_What is needed_.
Return verbatim every line from the first line of the data below to the line that contains "Answer: -10044", inclusive, and no further.
>>>
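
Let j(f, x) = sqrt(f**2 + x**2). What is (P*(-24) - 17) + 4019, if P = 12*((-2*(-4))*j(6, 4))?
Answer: 4002 - 4608*sqrt(13) ≈ -12612.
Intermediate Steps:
P = 192*sqrt(13) (P = 12*((-2*(-4))*sqrt(6**2 + 4**2)) = 12*(8*sqrt(36 + 16)) = 12*(8*sqrt(52)) = 12*(8*(2*sqrt(13))) = 12*(16*sqrt(13)) = 192*sqrt(13) ≈ 692.27)
(P*(-24) - 17) + 4019 = ((192*sqrt(13))*(-24) - 17) + 4019 = (-4608*sqrt(13) - 17) + 4019 = (-17 - 4608*sqrt(13)) + 4019 = 4002 - 4608*sqrt(13)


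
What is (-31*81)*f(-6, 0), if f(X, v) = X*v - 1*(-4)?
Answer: -10044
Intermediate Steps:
f(X, v) = 4 + X*v (f(X, v) = X*v + 4 = 4 + X*v)
(-31*81)*f(-6, 0) = (-31*81)*(4 - 6*0) = -2511*(4 + 0) = -2511*4 = -10044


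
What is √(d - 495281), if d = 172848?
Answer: I*√322433 ≈ 567.83*I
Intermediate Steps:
√(d - 495281) = √(172848 - 495281) = √(-322433) = I*√322433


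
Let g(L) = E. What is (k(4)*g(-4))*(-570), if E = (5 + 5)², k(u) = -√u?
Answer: 114000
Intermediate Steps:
E = 100 (E = 10² = 100)
g(L) = 100
(k(4)*g(-4))*(-570) = (-√4*100)*(-570) = (-1*2*100)*(-570) = -2*100*(-570) = -200*(-570) = 114000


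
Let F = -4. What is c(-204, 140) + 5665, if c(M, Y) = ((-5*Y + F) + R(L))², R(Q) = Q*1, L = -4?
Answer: 506929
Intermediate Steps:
R(Q) = Q
c(M, Y) = (-8 - 5*Y)² (c(M, Y) = ((-5*Y - 4) - 4)² = ((-4 - 5*Y) - 4)² = (-8 - 5*Y)²)
c(-204, 140) + 5665 = (8 + 5*140)² + 5665 = (8 + 700)² + 5665 = 708² + 5665 = 501264 + 5665 = 506929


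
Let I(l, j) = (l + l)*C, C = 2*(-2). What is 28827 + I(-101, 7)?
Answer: 29635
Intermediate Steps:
C = -4
I(l, j) = -8*l (I(l, j) = (l + l)*(-4) = (2*l)*(-4) = -8*l)
28827 + I(-101, 7) = 28827 - 8*(-101) = 28827 + 808 = 29635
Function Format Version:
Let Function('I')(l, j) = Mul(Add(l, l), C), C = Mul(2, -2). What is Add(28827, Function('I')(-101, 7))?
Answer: 29635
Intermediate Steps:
C = -4
Function('I')(l, j) = Mul(-8, l) (Function('I')(l, j) = Mul(Add(l, l), -4) = Mul(Mul(2, l), -4) = Mul(-8, l))
Add(28827, Function('I')(-101, 7)) = Add(28827, Mul(-8, -101)) = Add(28827, 808) = 29635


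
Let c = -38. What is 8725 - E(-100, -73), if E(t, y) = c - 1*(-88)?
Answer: 8675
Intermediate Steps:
E(t, y) = 50 (E(t, y) = -38 - 1*(-88) = -38 + 88 = 50)
8725 - E(-100, -73) = 8725 - 1*50 = 8725 - 50 = 8675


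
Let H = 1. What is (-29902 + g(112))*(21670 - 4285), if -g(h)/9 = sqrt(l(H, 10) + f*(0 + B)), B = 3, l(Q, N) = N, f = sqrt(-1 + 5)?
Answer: -520472130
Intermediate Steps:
f = 2 (f = sqrt(4) = 2)
g(h) = -36 (g(h) = -9*sqrt(10 + 2*(0 + 3)) = -9*sqrt(10 + 2*3) = -9*sqrt(10 + 6) = -9*sqrt(16) = -9*4 = -36)
(-29902 + g(112))*(21670 - 4285) = (-29902 - 36)*(21670 - 4285) = -29938*17385 = -520472130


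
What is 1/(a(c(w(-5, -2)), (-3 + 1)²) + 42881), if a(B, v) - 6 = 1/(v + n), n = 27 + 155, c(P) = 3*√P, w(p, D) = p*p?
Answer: 186/7976983 ≈ 2.3317e-5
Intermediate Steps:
w(p, D) = p²
n = 182
a(B, v) = 6 + 1/(182 + v) (a(B, v) = 6 + 1/(v + 182) = 6 + 1/(182 + v))
1/(a(c(w(-5, -2)), (-3 + 1)²) + 42881) = 1/((1093 + 6*(-3 + 1)²)/(182 + (-3 + 1)²) + 42881) = 1/((1093 + 6*(-2)²)/(182 + (-2)²) + 42881) = 1/((1093 + 6*4)/(182 + 4) + 42881) = 1/((1093 + 24)/186 + 42881) = 1/((1/186)*1117 + 42881) = 1/(1117/186 + 42881) = 1/(7976983/186) = 186/7976983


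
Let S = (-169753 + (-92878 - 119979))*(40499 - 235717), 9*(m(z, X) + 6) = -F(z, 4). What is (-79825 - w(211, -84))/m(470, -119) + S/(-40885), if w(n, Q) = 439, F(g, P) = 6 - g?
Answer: -3065340152456/1676285 ≈ -1.8287e+6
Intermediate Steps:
m(z, X) = -20/3 + z/9 (m(z, X) = -6 + (-(6 - z))/9 = -6 + (-6 + z)/9 = -6 + (-⅔ + z/9) = -20/3 + z/9)
S = 74692358980 (S = (-169753 - 212857)*(-195218) = -382610*(-195218) = 74692358980)
(-79825 - w(211, -84))/m(470, -119) + S/(-40885) = (-79825 - 1*439)/(-20/3 + (⅑)*470) + 74692358980/(-40885) = (-79825 - 439)/(-20/3 + 470/9) + 74692358980*(-1/40885) = -80264/410/9 - 14938471796/8177 = -80264*9/410 - 14938471796/8177 = -361188/205 - 14938471796/8177 = -3065340152456/1676285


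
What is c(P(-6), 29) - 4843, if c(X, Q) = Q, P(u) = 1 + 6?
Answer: -4814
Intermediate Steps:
P(u) = 7
c(P(-6), 29) - 4843 = 29 - 4843 = -4814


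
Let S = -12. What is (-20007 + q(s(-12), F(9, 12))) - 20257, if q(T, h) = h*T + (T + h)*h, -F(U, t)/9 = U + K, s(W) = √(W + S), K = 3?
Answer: -28600 - 432*I*√6 ≈ -28600.0 - 1058.2*I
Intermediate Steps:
s(W) = √(-12 + W) (s(W) = √(W - 12) = √(-12 + W))
F(U, t) = -27 - 9*U (F(U, t) = -9*(U + 3) = -9*(3 + U) = -27 - 9*U)
q(T, h) = T*h + h*(T + h)
(-20007 + q(s(-12), F(9, 12))) - 20257 = (-20007 + (-27 - 9*9)*((-27 - 9*9) + 2*√(-12 - 12))) - 20257 = (-20007 + (-27 - 81)*((-27 - 81) + 2*√(-24))) - 20257 = (-20007 - 108*(-108 + 2*(2*I*√6))) - 20257 = (-20007 - 108*(-108 + 4*I*√6)) - 20257 = (-20007 + (11664 - 432*I*√6)) - 20257 = (-8343 - 432*I*√6) - 20257 = -28600 - 432*I*√6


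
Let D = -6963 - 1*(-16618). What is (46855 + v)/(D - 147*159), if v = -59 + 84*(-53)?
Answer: -21172/6859 ≈ -3.0867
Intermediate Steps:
v = -4511 (v = -59 - 4452 = -4511)
D = 9655 (D = -6963 + 16618 = 9655)
(46855 + v)/(D - 147*159) = (46855 - 4511)/(9655 - 147*159) = 42344/(9655 - 23373) = 42344/(-13718) = 42344*(-1/13718) = -21172/6859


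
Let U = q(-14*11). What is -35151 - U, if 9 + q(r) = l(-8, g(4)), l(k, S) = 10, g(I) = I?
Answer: -35152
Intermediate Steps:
q(r) = 1 (q(r) = -9 + 10 = 1)
U = 1
-35151 - U = -35151 - 1*1 = -35151 - 1 = -35152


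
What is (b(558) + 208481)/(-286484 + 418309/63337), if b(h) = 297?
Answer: -13223372186/18144618799 ≈ -0.72878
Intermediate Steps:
(b(558) + 208481)/(-286484 + 418309/63337) = (297 + 208481)/(-286484 + 418309/63337) = 208778/(-286484 + 418309*(1/63337)) = 208778/(-286484 + 418309/63337) = 208778/(-18144618799/63337) = 208778*(-63337/18144618799) = -13223372186/18144618799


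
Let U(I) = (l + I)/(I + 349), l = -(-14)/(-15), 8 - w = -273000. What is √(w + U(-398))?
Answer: 4*√188125185/105 ≈ 522.51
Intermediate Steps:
w = 273008 (w = 8 - 1*(-273000) = 8 + 273000 = 273008)
l = -14/15 (l = -(-14)*(-1)/15 = -14*1/15 = -14/15 ≈ -0.93333)
U(I) = (-14/15 + I)/(349 + I) (U(I) = (-14/15 + I)/(I + 349) = (-14/15 + I)/(349 + I))
√(w + U(-398)) = √(273008 + (-14/15 - 398)/(349 - 398)) = √(273008 - 5984/15/(-49)) = √(273008 - 1/49*(-5984/15)) = √(273008 + 5984/735) = √(200666864/735) = 4*√188125185/105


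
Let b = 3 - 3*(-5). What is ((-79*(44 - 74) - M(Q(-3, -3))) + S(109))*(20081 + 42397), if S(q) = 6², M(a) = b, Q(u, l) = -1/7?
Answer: 149197464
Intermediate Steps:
Q(u, l) = -⅐ (Q(u, l) = -1*⅐ = -⅐)
b = 18 (b = 3 + 15 = 18)
M(a) = 18
S(q) = 36
((-79*(44 - 74) - M(Q(-3, -3))) + S(109))*(20081 + 42397) = ((-79*(44 - 74) - 1*18) + 36)*(20081 + 42397) = ((-79*(-30) - 18) + 36)*62478 = ((2370 - 18) + 36)*62478 = (2352 + 36)*62478 = 2388*62478 = 149197464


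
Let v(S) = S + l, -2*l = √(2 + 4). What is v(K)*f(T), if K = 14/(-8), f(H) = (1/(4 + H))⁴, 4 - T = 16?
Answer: -7/16384 - √6/8192 ≈ -0.00072626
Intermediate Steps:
T = -12 (T = 4 - 1*16 = 4 - 16 = -12)
f(H) = (4 + H)⁻⁴
K = -7/4 (K = 14*(-⅛) = -7/4 ≈ -1.7500)
l = -√6/2 (l = -√(2 + 4)/2 = -√6/2 ≈ -1.2247)
v(S) = S - √6/2
v(K)*f(T) = (-7/4 - √6/2)/(4 - 12)⁴ = (-7/4 - √6/2)/(-8)⁴ = (-7/4 - √6/2)*(1/4096) = -7/16384 - √6/8192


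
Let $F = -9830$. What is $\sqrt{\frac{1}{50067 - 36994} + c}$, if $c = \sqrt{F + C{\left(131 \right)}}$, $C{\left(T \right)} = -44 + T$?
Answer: $\frac{\sqrt{13073 + 170903329 i \sqrt{9743}}}{13073} \approx 7.0252 + 7.0252 i$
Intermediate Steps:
$c = i \sqrt{9743}$ ($c = \sqrt{-9830 + \left(-44 + 131\right)} = \sqrt{-9830 + 87} = \sqrt{-9743} = i \sqrt{9743} \approx 98.707 i$)
$\sqrt{\frac{1}{50067 - 36994} + c} = \sqrt{\frac{1}{50067 - 36994} + i \sqrt{9743}} = \sqrt{\frac{1}{13073} + i \sqrt{9743}}$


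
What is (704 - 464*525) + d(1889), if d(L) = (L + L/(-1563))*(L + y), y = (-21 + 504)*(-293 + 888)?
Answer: 853157424884/1563 ≈ 5.4585e+8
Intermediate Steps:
y = 287385 (y = 483*595 = 287385)
d(L) = 1562*L*(287385 + L)/1563 (d(L) = (L + L/(-1563))*(L + 287385) = (L + L*(-1/1563))*(287385 + L) = (L - L/1563)*(287385 + L) = (1562*L/1563)*(287385 + L) = 1562*L*(287385 + L)/1563)
(704 - 464*525) + d(1889) = (704 - 464*525) + (1562/1563)*1889*(287385 + 1889) = (704 - 243600) + (1562/1563)*1889*289274 = -242896 + 853537071332/1563 = 853157424884/1563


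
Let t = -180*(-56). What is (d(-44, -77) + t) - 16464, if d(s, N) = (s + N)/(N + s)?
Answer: -6383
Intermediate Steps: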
<<<
_Final answer_.
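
Let j(f, x) = sqrt(f**2 + x**2). What is (P*(-24) - 17) + 4019, if P = 12*((-2*(-4))*j(6, 4))?
Answer: 4002 - 4608*sqrt(13) ≈ -12612.
Intermediate Steps:
P = 192*sqrt(13) (P = 12*((-2*(-4))*sqrt(6**2 + 4**2)) = 12*(8*sqrt(36 + 16)) = 12*(8*sqrt(52)) = 12*(8*(2*sqrt(13))) = 12*(16*sqrt(13)) = 192*sqrt(13) ≈ 692.27)
(P*(-24) - 17) + 4019 = ((192*sqrt(13))*(-24) - 17) + 4019 = (-4608*sqrt(13) - 17) + 4019 = (-17 - 4608*sqrt(13)) + 4019 = 4002 - 4608*sqrt(13)


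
What is (-31*81)*f(-6, 0), if f(X, v) = X*v - 1*(-4)?
Answer: -10044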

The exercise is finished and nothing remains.